→ **Your instructions**
The entries below need to be transcribed verbatim.

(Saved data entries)
______________________________

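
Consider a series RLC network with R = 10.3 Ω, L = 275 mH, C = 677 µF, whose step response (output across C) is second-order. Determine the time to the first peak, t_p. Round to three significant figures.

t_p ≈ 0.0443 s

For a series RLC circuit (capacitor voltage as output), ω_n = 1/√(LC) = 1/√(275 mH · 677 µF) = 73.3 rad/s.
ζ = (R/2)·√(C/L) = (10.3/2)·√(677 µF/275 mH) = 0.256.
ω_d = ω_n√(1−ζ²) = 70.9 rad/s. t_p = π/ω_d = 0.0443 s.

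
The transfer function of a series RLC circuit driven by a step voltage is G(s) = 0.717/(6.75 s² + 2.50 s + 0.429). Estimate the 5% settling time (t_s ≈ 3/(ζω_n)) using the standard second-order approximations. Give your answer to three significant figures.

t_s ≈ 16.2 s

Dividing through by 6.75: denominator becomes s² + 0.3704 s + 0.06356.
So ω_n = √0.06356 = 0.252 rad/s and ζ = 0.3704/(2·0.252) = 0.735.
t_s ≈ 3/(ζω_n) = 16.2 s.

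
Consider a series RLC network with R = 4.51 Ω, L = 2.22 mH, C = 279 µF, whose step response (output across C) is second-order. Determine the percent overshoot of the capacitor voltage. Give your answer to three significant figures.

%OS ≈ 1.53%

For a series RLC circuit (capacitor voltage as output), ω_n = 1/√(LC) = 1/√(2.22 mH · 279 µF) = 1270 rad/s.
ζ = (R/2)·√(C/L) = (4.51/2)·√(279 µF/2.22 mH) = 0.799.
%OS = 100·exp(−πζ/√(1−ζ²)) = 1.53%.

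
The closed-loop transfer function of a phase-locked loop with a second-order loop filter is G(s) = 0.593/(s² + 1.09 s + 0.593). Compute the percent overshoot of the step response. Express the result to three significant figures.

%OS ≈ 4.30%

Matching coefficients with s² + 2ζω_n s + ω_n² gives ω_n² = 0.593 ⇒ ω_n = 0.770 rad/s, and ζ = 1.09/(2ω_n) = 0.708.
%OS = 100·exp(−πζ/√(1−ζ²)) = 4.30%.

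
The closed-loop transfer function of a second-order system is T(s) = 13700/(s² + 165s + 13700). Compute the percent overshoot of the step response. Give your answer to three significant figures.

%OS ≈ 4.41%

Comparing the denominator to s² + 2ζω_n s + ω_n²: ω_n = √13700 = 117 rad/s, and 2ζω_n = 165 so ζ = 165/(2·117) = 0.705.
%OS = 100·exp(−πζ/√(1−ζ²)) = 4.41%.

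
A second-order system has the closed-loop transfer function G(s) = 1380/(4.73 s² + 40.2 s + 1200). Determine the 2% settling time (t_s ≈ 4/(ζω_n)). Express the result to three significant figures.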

______________________________

→ **Written response**
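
Consider a series RLC network with R = 10.3 Ω, L = 275 mH, C = 677 µF, whose step response (output across C) is second-order. Determine the time to the first peak, t_p. Round to three significant figures.

t_p ≈ 0.0443 s

For a series RLC circuit (capacitor voltage as output), ω_n = 1/√(LC) = 1/√(275 mH · 677 µF) = 73.3 rad/s.
ζ = (R/2)·√(C/L) = (10.3/2)·√(677 µF/275 mH) = 0.256.
ω_d = ω_n√(1−ζ²) = 70.9 rad/s. t_p = π/ω_d = 0.0443 s.

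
The transfer function of a series RLC circuit driven by a step voltage is G(s) = 0.717/(6.75 s² + 2.50 s + 0.429). Estimate the 5% settling time (t_s ≈ 3/(ζω_n)) using the standard second-order approximations. Give your answer to three significant figures.

t_s ≈ 16.2 s

Dividing through by 6.75: denominator becomes s² + 0.3704 s + 0.06356.
So ω_n = √0.06356 = 0.252 rad/s and ζ = 0.3704/(2·0.252) = 0.735.
t_s ≈ 3/(ζω_n) = 16.2 s.

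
Consider a series RLC network with R = 4.51 Ω, L = 2.22 mH, C = 279 µF, whose step response (output across C) is second-order. Determine the percent overshoot of the capacitor voltage. Give your answer to three significant figures.

%OS ≈ 1.53%

For a series RLC circuit (capacitor voltage as output), ω_n = 1/√(LC) = 1/√(2.22 mH · 279 µF) = 1270 rad/s.
ζ = (R/2)·√(C/L) = (4.51/2)·√(279 µF/2.22 mH) = 0.799.
%OS = 100·exp(−πζ/√(1−ζ²)) = 1.53%.

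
The closed-loop transfer function of a phase-locked loop with a second-order loop filter is G(s) = 0.593/(s² + 1.09 s + 0.593). Compute the percent overshoot of the step response. Express the result to three significant figures.

%OS ≈ 4.30%

Matching coefficients with s² + 2ζω_n s + ω_n² gives ω_n² = 0.593 ⇒ ω_n = 0.770 rad/s, and ζ = 1.09/(2ω_n) = 0.708.
%OS = 100·exp(−πζ/√(1−ζ²)) = 4.30%.

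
The closed-loop transfer function of a second-order system is T(s) = 13700/(s² + 165s + 13700). Compute the percent overshoot of the step response. Give your answer to three significant figures.

%OS ≈ 4.41%

Comparing the denominator to s² + 2ζω_n s + ω_n²: ω_n = √13700 = 117 rad/s, and 2ζω_n = 165 so ζ = 165/(2·117) = 0.705.
%OS = 100·exp(−πζ/√(1−ζ²)) = 4.41%.

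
A second-order system has the closed-loop transfer function G(s) = 1380/(4.73 s² + 40.2 s + 1200). Determine the 2% settling time (t_s ≈ 4/(ζω_n)). Express the result to three significant figures.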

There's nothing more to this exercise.